→ WHAT IS REQUIRED
The full listing should be reproduced exactly as it appears.
****************
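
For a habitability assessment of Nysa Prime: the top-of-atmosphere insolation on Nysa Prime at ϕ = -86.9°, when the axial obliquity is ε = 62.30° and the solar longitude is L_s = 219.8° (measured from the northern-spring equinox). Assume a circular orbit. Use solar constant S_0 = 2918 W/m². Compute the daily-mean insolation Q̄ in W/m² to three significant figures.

Q̄ ≈ 1.65e+03 W/m²

Solar declination: sin δ = sin ε · sin L_s = sin 62.30° × sin 219.8° = -0.56675, so δ = -34.524°.
cos h₀ = −tan(-86.9°) tan(-34.524°) = -12.7016 ≤ −1 ⇒ polar day, h₀ = π.
Bracket: h₀ sin ϕ sin δ + cos ϕ cos δ sin h₀ = 3.1416×-0.99854×-0.56675 + 0.05408×0.82389×0.00000 = 1.777902 + 0.000000 = 1.777902.
Q̄ = (S_0/π) × [bracket] = (2918/π) × 1.777902 = 1651 W/m².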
****************
→ COMPLETED EXERCISE
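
For a habitability assessment of Nysa Prime: the top-of-atmosphere insolation on Nysa Prime at ϕ = -86.9°, when the axial obliquity is ε = 62.30° and the solar longitude is L_s = 219.8° (measured from the northern-spring equinox). Assume a circular orbit. Use solar constant S_0 = 2918 W/m². Compute the daily-mean insolation Q̄ in W/m² to three significant figures.

Q̄ ≈ 1.65e+03 W/m²

Solar declination: sin δ = sin ε · sin L_s = sin 62.30° × sin 219.8° = -0.56675, so δ = -34.524°.
cos h₀ = −tan(-86.9°) tan(-34.524°) = -12.7016 ≤ −1 ⇒ polar day, h₀ = π.
Bracket: h₀ sin ϕ sin δ + cos ϕ cos δ sin h₀ = 3.1416×-0.99854×-0.56675 + 0.05408×0.82389×0.00000 = 1.777902 + 0.000000 = 1.777902.
Q̄ = (S_0/π) × [bracket] = (2918/π) × 1.777902 = 1651 W/m².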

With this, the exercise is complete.